**PROBLEM TO SOLVE**
Below is a listing. Copy each line of it that holds the word "marketing".

**EXTRACTED MATERIAL**
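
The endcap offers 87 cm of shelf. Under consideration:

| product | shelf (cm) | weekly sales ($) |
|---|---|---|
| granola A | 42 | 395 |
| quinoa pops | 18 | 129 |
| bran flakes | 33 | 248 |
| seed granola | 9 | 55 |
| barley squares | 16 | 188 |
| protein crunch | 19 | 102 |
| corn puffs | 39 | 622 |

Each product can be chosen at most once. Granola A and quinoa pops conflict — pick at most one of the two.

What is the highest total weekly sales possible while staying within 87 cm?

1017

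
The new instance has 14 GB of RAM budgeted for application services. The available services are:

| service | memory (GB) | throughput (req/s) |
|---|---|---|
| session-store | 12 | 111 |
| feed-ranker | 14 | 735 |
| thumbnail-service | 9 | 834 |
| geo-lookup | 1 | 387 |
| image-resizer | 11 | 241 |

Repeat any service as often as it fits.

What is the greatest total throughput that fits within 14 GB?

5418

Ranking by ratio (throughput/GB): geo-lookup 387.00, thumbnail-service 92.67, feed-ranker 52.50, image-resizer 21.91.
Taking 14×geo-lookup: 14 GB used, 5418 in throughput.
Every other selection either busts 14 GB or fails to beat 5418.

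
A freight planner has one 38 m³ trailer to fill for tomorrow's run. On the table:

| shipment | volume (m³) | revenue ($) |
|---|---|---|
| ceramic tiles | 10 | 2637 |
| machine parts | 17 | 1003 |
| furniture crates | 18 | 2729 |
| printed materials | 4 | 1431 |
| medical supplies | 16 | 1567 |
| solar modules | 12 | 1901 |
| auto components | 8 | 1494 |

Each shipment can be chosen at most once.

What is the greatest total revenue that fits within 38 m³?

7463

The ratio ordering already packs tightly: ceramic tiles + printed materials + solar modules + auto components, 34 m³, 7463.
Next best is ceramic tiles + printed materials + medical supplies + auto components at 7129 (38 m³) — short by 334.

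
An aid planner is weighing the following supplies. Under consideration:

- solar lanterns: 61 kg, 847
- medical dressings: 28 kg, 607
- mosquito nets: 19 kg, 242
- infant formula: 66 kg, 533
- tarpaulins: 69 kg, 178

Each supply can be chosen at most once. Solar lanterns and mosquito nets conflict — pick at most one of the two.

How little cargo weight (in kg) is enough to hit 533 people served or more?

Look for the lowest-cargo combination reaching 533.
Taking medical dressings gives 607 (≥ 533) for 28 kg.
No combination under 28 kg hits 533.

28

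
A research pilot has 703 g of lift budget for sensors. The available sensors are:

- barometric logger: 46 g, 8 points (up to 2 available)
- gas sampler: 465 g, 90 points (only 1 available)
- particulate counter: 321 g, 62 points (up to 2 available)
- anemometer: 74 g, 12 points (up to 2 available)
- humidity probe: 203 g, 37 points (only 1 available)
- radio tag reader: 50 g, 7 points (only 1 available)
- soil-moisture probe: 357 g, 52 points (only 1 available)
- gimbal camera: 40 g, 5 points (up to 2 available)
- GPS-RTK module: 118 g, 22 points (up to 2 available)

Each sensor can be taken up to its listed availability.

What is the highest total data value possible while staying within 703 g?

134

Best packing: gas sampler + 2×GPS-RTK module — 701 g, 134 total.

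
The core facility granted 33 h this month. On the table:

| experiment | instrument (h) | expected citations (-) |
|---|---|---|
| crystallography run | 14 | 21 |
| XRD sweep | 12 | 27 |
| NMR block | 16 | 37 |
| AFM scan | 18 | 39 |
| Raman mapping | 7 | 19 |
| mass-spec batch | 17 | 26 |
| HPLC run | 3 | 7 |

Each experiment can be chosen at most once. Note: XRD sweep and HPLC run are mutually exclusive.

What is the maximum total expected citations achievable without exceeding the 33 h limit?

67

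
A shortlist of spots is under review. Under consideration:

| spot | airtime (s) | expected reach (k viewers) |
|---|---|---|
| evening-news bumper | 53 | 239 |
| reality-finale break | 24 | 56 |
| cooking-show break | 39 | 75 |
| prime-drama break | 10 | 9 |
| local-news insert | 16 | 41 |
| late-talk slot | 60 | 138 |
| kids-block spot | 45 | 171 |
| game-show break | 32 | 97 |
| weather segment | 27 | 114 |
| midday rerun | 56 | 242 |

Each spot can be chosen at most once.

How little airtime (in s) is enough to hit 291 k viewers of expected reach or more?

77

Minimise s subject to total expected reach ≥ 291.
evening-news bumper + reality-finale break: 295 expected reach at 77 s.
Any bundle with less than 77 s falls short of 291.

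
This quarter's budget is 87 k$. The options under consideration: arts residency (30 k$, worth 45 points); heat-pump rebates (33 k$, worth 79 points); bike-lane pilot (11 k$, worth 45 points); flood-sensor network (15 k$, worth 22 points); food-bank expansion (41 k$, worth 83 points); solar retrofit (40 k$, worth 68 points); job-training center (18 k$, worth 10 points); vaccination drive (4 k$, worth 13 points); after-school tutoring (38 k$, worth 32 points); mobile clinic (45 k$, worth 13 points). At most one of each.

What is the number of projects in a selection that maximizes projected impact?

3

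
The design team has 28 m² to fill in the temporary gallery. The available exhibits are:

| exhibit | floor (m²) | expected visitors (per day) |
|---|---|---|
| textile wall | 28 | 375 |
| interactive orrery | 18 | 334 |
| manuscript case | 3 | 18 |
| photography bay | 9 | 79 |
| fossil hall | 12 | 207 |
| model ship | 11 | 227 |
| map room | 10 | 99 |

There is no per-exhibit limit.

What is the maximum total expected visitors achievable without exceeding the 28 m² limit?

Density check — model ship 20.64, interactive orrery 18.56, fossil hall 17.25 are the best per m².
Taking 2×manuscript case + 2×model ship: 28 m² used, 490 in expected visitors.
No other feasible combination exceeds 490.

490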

* * *

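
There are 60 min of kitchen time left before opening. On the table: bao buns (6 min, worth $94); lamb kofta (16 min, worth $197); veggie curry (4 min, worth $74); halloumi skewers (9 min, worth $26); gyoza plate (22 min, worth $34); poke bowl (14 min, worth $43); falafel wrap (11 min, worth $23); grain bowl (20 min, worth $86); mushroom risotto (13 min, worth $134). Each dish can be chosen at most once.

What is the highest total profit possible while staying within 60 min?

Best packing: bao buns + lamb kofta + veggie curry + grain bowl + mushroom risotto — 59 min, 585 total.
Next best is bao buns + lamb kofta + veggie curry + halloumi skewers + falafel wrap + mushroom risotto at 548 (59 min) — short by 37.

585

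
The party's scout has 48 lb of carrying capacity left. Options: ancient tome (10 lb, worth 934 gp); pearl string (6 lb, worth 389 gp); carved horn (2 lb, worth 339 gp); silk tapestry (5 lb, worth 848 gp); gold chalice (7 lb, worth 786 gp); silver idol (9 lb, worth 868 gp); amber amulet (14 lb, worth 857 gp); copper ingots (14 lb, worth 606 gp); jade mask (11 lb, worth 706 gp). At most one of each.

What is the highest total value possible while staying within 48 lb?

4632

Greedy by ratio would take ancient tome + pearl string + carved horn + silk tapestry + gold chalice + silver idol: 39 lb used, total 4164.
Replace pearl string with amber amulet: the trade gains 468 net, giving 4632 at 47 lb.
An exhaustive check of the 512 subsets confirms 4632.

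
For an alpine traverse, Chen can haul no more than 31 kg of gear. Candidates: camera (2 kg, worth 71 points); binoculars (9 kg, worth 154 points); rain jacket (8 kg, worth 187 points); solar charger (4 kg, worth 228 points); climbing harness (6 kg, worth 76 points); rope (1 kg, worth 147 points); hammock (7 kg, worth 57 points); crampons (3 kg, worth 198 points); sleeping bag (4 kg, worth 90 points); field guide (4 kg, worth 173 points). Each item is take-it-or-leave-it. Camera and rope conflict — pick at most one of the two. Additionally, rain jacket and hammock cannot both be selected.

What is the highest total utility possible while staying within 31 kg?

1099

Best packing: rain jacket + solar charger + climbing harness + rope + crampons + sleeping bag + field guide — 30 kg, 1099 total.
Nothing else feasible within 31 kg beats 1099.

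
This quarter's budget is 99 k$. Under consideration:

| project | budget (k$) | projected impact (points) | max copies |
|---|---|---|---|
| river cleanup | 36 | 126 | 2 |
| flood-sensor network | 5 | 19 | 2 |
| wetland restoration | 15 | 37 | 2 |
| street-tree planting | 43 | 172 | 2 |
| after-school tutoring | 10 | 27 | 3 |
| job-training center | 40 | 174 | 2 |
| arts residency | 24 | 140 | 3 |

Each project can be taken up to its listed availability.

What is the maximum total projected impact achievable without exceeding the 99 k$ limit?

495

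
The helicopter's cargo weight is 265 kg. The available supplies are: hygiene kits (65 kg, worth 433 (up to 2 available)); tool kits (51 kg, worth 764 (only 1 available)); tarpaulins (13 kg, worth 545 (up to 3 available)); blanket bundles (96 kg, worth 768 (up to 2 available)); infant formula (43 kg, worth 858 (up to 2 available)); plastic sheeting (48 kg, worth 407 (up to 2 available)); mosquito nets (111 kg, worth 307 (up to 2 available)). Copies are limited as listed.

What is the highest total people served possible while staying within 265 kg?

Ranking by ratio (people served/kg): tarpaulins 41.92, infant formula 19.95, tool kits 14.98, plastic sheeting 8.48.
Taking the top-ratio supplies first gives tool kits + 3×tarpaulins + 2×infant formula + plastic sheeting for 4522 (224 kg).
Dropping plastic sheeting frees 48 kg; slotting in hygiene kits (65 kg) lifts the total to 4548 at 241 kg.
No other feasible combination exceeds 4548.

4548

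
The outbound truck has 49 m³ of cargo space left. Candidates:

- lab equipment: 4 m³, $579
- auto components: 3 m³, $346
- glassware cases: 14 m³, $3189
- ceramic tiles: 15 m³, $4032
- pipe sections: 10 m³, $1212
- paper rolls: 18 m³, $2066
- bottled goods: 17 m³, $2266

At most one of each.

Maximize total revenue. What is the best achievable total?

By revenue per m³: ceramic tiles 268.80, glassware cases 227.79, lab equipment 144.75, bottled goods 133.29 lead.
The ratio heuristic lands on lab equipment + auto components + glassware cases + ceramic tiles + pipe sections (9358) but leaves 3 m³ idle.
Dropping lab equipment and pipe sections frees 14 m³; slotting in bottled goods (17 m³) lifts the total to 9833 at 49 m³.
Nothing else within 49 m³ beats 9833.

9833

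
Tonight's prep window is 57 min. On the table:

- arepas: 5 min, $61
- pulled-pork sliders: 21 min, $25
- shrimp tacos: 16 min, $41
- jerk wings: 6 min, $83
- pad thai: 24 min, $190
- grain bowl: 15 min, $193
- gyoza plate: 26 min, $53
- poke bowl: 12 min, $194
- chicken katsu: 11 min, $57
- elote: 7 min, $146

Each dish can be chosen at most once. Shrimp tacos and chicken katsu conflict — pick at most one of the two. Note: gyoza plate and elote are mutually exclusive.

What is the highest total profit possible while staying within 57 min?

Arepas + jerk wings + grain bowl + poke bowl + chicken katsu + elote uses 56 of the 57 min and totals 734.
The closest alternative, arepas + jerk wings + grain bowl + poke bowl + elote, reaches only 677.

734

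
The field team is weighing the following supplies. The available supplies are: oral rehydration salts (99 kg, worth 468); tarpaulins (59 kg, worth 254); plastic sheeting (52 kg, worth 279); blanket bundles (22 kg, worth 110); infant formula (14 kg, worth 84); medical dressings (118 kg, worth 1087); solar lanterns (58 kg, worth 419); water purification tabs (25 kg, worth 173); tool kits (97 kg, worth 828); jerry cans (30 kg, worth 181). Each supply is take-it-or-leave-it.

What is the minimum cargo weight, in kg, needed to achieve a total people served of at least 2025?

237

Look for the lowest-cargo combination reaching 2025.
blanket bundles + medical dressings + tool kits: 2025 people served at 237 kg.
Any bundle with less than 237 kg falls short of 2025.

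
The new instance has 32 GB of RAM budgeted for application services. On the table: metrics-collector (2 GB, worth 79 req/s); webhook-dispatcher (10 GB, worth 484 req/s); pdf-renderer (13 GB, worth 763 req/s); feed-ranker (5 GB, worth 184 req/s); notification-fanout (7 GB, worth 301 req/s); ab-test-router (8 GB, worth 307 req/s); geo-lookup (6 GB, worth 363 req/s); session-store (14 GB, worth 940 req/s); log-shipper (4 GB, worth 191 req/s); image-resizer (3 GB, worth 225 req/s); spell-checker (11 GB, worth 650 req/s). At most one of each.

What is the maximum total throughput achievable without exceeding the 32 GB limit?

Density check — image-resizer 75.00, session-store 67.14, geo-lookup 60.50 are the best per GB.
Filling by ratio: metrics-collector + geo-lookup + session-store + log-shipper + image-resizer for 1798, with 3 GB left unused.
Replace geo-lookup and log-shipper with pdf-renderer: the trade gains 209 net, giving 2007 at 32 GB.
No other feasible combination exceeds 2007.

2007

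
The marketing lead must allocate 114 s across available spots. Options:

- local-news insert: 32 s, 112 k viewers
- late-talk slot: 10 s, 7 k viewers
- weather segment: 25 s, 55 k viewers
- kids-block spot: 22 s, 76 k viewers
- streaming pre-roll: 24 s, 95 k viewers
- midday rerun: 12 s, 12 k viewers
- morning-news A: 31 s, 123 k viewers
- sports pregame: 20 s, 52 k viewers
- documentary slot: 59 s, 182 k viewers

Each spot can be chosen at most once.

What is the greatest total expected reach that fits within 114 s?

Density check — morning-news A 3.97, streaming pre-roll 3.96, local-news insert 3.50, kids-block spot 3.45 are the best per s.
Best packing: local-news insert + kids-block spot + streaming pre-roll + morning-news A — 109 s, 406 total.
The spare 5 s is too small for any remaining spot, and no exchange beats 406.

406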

==

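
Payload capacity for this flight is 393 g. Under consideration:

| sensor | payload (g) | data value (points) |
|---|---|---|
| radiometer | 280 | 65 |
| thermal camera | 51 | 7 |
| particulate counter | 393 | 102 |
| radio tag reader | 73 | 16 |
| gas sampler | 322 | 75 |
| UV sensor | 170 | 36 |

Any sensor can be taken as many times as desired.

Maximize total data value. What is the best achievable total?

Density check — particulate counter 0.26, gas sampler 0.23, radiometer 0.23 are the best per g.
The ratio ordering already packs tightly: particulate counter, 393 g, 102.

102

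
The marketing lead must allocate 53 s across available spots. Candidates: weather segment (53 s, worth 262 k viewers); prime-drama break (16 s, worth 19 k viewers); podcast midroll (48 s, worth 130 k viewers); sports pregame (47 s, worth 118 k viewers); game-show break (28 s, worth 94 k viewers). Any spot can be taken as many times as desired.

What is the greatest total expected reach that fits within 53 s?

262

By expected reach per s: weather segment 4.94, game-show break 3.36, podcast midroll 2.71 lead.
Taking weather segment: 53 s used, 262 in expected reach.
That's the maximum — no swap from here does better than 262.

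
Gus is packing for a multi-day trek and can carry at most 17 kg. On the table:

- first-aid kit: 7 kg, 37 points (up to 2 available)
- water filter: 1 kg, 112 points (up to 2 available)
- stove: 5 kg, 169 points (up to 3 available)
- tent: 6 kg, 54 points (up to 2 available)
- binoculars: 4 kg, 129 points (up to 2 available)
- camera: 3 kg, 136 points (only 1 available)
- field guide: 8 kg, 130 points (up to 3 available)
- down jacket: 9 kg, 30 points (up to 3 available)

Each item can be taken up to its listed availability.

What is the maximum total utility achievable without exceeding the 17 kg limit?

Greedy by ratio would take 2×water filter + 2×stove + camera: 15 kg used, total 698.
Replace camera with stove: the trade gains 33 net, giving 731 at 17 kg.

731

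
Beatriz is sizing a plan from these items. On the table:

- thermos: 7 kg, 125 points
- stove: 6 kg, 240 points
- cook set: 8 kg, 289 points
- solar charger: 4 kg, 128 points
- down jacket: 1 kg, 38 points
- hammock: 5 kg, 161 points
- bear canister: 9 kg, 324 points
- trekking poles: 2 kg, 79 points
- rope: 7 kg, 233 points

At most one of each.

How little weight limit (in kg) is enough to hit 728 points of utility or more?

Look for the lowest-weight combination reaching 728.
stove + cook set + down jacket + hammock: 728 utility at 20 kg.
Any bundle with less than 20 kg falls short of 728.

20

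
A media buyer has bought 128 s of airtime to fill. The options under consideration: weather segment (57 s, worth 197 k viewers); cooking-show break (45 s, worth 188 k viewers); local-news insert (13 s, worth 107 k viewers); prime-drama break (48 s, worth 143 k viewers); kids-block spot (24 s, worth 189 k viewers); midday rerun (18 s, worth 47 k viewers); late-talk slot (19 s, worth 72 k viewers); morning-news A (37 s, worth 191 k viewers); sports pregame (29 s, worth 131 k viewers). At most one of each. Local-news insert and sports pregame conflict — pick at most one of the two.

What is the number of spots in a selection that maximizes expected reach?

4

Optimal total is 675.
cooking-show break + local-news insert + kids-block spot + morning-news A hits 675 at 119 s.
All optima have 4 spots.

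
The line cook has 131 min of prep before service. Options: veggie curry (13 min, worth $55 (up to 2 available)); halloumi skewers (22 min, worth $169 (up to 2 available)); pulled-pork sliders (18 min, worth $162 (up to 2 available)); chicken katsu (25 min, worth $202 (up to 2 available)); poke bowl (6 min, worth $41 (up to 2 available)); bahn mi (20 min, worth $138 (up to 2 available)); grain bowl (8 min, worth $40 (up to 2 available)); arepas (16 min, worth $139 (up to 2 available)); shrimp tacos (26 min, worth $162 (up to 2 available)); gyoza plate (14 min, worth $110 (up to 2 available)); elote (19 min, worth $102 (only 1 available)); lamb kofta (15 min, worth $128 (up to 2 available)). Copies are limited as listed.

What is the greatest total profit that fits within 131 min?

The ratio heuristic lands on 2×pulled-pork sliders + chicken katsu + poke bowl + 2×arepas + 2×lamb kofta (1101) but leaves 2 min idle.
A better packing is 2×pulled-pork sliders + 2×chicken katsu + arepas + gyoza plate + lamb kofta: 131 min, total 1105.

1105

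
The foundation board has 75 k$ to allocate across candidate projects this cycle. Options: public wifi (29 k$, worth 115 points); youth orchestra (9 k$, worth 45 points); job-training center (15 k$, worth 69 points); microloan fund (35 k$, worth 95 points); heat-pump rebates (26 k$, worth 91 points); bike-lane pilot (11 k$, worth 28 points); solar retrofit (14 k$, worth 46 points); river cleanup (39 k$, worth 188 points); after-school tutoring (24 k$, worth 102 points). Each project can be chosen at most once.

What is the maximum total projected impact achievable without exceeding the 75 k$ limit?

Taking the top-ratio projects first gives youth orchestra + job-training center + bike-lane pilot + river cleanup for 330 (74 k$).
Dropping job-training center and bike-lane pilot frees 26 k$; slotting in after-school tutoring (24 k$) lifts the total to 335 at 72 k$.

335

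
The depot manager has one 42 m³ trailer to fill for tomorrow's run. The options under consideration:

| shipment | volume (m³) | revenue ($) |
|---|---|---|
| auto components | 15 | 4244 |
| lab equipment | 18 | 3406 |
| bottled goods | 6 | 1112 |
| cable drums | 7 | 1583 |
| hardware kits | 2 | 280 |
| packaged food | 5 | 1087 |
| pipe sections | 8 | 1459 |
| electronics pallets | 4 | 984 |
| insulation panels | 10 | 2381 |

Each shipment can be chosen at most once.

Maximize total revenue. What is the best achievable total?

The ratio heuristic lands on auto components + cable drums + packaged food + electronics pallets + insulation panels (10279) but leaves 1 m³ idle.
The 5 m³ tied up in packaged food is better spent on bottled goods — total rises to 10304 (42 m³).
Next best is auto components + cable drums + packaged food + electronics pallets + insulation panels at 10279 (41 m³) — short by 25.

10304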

**EXERCISE OUTPUT**
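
The marketing lead must allocate 114 s across available spots. Options:
The marketing lead must allocate 53 s across available spots. Candidates: weather segment (53 s, worth 262 k viewers); prime-drama break (16 s, worth 19 k viewers); podcast midroll (48 s, worth 130 k viewers); sports pregame (47 s, worth 118 k viewers); game-show break (28 s, worth 94 k viewers). Any spot can be taken as many times as desired.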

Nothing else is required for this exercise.